Saved entries
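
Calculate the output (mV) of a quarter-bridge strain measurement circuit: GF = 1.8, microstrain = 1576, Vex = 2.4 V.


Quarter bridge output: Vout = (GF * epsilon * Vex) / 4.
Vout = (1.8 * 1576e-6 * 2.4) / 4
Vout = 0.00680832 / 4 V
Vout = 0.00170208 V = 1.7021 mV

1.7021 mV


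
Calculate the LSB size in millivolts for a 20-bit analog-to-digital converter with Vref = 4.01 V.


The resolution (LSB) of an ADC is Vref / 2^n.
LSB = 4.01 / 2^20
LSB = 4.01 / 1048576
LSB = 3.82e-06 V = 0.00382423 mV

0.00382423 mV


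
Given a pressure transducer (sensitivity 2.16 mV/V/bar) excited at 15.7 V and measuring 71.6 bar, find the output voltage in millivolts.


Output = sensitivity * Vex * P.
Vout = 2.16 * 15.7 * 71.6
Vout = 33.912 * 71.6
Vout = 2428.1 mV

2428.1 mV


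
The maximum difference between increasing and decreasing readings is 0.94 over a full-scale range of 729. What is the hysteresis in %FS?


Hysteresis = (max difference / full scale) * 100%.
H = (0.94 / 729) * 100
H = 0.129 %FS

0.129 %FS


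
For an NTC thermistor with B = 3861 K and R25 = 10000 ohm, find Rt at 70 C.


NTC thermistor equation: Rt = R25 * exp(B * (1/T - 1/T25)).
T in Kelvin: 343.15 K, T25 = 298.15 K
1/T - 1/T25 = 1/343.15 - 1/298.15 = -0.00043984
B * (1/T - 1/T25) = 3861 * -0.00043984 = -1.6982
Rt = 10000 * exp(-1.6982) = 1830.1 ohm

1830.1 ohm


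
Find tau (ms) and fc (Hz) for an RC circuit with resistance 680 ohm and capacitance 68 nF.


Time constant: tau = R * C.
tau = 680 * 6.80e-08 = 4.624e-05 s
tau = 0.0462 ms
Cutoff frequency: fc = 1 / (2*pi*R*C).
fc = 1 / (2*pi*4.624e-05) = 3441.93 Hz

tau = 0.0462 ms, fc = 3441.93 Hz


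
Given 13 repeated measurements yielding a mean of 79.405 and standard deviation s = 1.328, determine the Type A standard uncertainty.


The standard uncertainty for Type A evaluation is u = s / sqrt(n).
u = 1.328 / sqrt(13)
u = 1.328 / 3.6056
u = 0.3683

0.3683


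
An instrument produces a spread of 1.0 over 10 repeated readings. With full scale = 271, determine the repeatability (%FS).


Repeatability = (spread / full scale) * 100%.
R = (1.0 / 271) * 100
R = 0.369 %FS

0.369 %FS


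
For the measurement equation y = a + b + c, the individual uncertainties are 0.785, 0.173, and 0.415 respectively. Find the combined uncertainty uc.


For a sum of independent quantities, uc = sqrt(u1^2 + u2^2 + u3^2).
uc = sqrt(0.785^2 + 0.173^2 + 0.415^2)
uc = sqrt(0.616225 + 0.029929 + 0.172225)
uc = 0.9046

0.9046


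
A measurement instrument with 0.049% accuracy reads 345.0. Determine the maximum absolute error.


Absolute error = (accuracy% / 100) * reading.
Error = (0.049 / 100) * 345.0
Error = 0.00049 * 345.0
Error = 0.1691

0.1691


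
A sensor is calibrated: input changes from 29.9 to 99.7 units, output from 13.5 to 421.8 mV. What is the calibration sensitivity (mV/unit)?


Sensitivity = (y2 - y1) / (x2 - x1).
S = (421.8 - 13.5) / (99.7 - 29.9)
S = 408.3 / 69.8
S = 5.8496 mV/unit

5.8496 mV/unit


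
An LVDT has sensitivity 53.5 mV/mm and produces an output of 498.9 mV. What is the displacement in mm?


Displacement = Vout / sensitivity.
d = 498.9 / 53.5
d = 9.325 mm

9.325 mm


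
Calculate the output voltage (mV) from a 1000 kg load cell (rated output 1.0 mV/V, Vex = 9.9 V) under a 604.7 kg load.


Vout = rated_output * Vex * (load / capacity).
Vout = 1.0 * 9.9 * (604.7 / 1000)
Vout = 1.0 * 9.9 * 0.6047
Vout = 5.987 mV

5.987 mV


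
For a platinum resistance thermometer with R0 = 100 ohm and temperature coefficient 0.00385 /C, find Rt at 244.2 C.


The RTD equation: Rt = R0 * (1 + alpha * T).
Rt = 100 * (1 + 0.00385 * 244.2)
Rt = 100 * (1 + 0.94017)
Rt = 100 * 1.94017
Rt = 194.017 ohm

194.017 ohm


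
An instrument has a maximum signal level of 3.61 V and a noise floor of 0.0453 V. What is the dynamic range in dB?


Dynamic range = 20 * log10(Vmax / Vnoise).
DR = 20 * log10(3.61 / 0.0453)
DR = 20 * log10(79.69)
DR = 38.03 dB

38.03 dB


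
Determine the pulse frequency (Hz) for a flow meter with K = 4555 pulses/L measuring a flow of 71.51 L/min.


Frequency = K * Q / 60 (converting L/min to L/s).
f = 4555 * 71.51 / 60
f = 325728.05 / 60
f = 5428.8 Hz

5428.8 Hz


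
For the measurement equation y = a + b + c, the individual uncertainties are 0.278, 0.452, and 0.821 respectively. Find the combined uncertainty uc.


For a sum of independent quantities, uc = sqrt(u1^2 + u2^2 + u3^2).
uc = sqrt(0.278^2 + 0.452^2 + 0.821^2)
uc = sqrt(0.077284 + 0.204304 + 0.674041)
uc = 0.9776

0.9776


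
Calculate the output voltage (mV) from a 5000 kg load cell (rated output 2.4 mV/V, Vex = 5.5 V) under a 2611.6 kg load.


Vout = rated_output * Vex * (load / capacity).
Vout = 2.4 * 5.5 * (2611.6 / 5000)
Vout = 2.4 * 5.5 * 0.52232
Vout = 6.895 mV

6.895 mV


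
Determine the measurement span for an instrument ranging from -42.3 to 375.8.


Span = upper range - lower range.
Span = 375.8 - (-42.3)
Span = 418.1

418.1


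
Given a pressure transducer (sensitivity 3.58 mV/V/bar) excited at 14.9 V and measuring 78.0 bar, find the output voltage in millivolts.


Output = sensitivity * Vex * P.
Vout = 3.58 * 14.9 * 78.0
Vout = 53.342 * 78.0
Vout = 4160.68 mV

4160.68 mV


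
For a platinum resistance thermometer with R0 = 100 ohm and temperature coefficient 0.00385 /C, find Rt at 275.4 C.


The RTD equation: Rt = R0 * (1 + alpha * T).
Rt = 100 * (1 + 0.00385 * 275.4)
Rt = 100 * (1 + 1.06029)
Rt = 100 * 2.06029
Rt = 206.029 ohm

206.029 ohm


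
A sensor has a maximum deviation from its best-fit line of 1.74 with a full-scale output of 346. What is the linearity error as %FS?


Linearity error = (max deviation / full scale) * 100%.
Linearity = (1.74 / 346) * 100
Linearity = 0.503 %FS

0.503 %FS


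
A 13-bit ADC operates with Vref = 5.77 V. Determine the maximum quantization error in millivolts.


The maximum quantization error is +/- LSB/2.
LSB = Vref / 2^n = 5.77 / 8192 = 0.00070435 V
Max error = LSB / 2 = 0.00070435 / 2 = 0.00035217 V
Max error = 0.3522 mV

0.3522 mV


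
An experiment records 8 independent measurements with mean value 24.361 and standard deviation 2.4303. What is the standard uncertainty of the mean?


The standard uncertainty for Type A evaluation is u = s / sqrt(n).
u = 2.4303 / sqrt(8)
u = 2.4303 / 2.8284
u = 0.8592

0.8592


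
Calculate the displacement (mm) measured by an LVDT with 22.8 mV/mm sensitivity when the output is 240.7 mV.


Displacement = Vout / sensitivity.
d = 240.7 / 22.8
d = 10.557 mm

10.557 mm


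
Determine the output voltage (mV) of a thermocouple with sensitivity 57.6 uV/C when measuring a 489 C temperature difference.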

#### Problem statement:
Produce the entries above once more, identical in every detail.

#### Written answer:
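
Calculate the output (mV) of a quarter-bridge strain measurement circuit: GF = 1.8, microstrain = 1576, Vex = 2.4 V.


Quarter bridge output: Vout = (GF * epsilon * Vex) / 4.
Vout = (1.8 * 1576e-6 * 2.4) / 4
Vout = 0.00680832 / 4 V
Vout = 0.00170208 V = 1.7021 mV

1.7021 mV


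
Calculate the LSB size in millivolts for a 20-bit analog-to-digital converter with Vref = 4.01 V.


The resolution (LSB) of an ADC is Vref / 2^n.
LSB = 4.01 / 2^20
LSB = 4.01 / 1048576
LSB = 3.82e-06 V = 0.00382423 mV

0.00382423 mV


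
Given a pressure transducer (sensitivity 2.16 mV/V/bar) excited at 15.7 V and measuring 71.6 bar, find the output voltage in millivolts.


Output = sensitivity * Vex * P.
Vout = 2.16 * 15.7 * 71.6
Vout = 33.912 * 71.6
Vout = 2428.1 mV

2428.1 mV


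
The maximum difference between increasing and decreasing readings is 0.94 over a full-scale range of 729. What is the hysteresis in %FS?


Hysteresis = (max difference / full scale) * 100%.
H = (0.94 / 729) * 100
H = 0.129 %FS

0.129 %FS


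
For an NTC thermistor with B = 3861 K and R25 = 10000 ohm, find Rt at 70 C.


NTC thermistor equation: Rt = R25 * exp(B * (1/T - 1/T25)).
T in Kelvin: 343.15 K, T25 = 298.15 K
1/T - 1/T25 = 1/343.15 - 1/298.15 = -0.00043984
B * (1/T - 1/T25) = 3861 * -0.00043984 = -1.6982
Rt = 10000 * exp(-1.6982) = 1830.1 ohm

1830.1 ohm


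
Find tau (ms) and fc (Hz) for an RC circuit with resistance 680 ohm and capacitance 68 nF.


Time constant: tau = R * C.
tau = 680 * 6.80e-08 = 4.624e-05 s
tau = 0.0462 ms
Cutoff frequency: fc = 1 / (2*pi*R*C).
fc = 1 / (2*pi*4.624e-05) = 3441.93 Hz

tau = 0.0462 ms, fc = 3441.93 Hz


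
Given 13 repeated measurements yielding a mean of 79.405 and standard deviation s = 1.328, determine the Type A standard uncertainty.


The standard uncertainty for Type A evaluation is u = s / sqrt(n).
u = 1.328 / sqrt(13)
u = 1.328 / 3.6056
u = 0.3683

0.3683


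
An instrument produces a spread of 1.0 over 10 repeated readings. With full scale = 271, determine the repeatability (%FS).


Repeatability = (spread / full scale) * 100%.
R = (1.0 / 271) * 100
R = 0.369 %FS

0.369 %FS


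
For the measurement equation y = a + b + c, the individual uncertainties are 0.785, 0.173, and 0.415 respectively. Find the combined uncertainty uc.


For a sum of independent quantities, uc = sqrt(u1^2 + u2^2 + u3^2).
uc = sqrt(0.785^2 + 0.173^2 + 0.415^2)
uc = sqrt(0.616225 + 0.029929 + 0.172225)
uc = 0.9046

0.9046


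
A measurement instrument with 0.049% accuracy reads 345.0. Determine the maximum absolute error.


Absolute error = (accuracy% / 100) * reading.
Error = (0.049 / 100) * 345.0
Error = 0.00049 * 345.0
Error = 0.1691

0.1691


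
A sensor is calibrated: input changes from 29.9 to 99.7 units, output from 13.5 to 421.8 mV. What is the calibration sensitivity (mV/unit)?


Sensitivity = (y2 - y1) / (x2 - x1).
S = (421.8 - 13.5) / (99.7 - 29.9)
S = 408.3 / 69.8
S = 5.8496 mV/unit

5.8496 mV/unit


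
An LVDT has sensitivity 53.5 mV/mm and produces an output of 498.9 mV. What is the displacement in mm?


Displacement = Vout / sensitivity.
d = 498.9 / 53.5
d = 9.325 mm

9.325 mm


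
Calculate the output voltage (mV) from a 1000 kg load cell (rated output 1.0 mV/V, Vex = 9.9 V) under a 604.7 kg load.


Vout = rated_output * Vex * (load / capacity).
Vout = 1.0 * 9.9 * (604.7 / 1000)
Vout = 1.0 * 9.9 * 0.6047
Vout = 5.987 mV

5.987 mV


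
For a platinum resistance thermometer with R0 = 100 ohm and temperature coefficient 0.00385 /C, find Rt at 244.2 C.


The RTD equation: Rt = R0 * (1 + alpha * T).
Rt = 100 * (1 + 0.00385 * 244.2)
Rt = 100 * (1 + 0.94017)
Rt = 100 * 1.94017
Rt = 194.017 ohm

194.017 ohm


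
An instrument has a maximum signal level of 3.61 V and a noise floor of 0.0453 V. What is the dynamic range in dB?


Dynamic range = 20 * log10(Vmax / Vnoise).
DR = 20 * log10(3.61 / 0.0453)
DR = 20 * log10(79.69)
DR = 38.03 dB

38.03 dB


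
Determine the pulse frequency (Hz) for a flow meter with K = 4555 pulses/L measuring a flow of 71.51 L/min.


Frequency = K * Q / 60 (converting L/min to L/s).
f = 4555 * 71.51 / 60
f = 325728.05 / 60
f = 5428.8 Hz

5428.8 Hz


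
For the measurement equation y = a + b + c, the individual uncertainties are 0.278, 0.452, and 0.821 respectively. Find the combined uncertainty uc.


For a sum of independent quantities, uc = sqrt(u1^2 + u2^2 + u3^2).
uc = sqrt(0.278^2 + 0.452^2 + 0.821^2)
uc = sqrt(0.077284 + 0.204304 + 0.674041)
uc = 0.9776

0.9776


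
Calculate the output voltage (mV) from a 5000 kg load cell (rated output 2.4 mV/V, Vex = 5.5 V) under a 2611.6 kg load.


Vout = rated_output * Vex * (load / capacity).
Vout = 2.4 * 5.5 * (2611.6 / 5000)
Vout = 2.4 * 5.5 * 0.52232
Vout = 6.895 mV

6.895 mV


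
Determine the measurement span for an instrument ranging from -42.3 to 375.8.


Span = upper range - lower range.
Span = 375.8 - (-42.3)
Span = 418.1

418.1


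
Given a pressure transducer (sensitivity 3.58 mV/V/bar) excited at 14.9 V and measuring 78.0 bar, find the output voltage in millivolts.


Output = sensitivity * Vex * P.
Vout = 3.58 * 14.9 * 78.0
Vout = 53.342 * 78.0
Vout = 4160.68 mV

4160.68 mV


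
For a platinum resistance thermometer with R0 = 100 ohm and temperature coefficient 0.00385 /C, find Rt at 275.4 C.


The RTD equation: Rt = R0 * (1 + alpha * T).
Rt = 100 * (1 + 0.00385 * 275.4)
Rt = 100 * (1 + 1.06029)
Rt = 100 * 2.06029
Rt = 206.029 ohm

206.029 ohm


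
A sensor has a maximum deviation from its best-fit line of 1.74 with a full-scale output of 346. What is the linearity error as %FS?


Linearity error = (max deviation / full scale) * 100%.
Linearity = (1.74 / 346) * 100
Linearity = 0.503 %FS

0.503 %FS


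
A 13-bit ADC operates with Vref = 5.77 V. Determine the maximum quantization error in millivolts.


The maximum quantization error is +/- LSB/2.
LSB = Vref / 2^n = 5.77 / 8192 = 0.00070435 V
Max error = LSB / 2 = 0.00070435 / 2 = 0.00035217 V
Max error = 0.3522 mV

0.3522 mV


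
An experiment records 8 independent measurements with mean value 24.361 and standard deviation 2.4303. What is the standard uncertainty of the mean?


The standard uncertainty for Type A evaluation is u = s / sqrt(n).
u = 2.4303 / sqrt(8)
u = 2.4303 / 2.8284
u = 0.8592

0.8592


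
Calculate the displacement (mm) measured by an LVDT with 22.8 mV/mm sensitivity when the output is 240.7 mV.


Displacement = Vout / sensitivity.
d = 240.7 / 22.8
d = 10.557 mm

10.557 mm


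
Determine the output voltage (mV) of a thermocouple with sensitivity 57.6 uV/C when measuring a 489 C temperature difference.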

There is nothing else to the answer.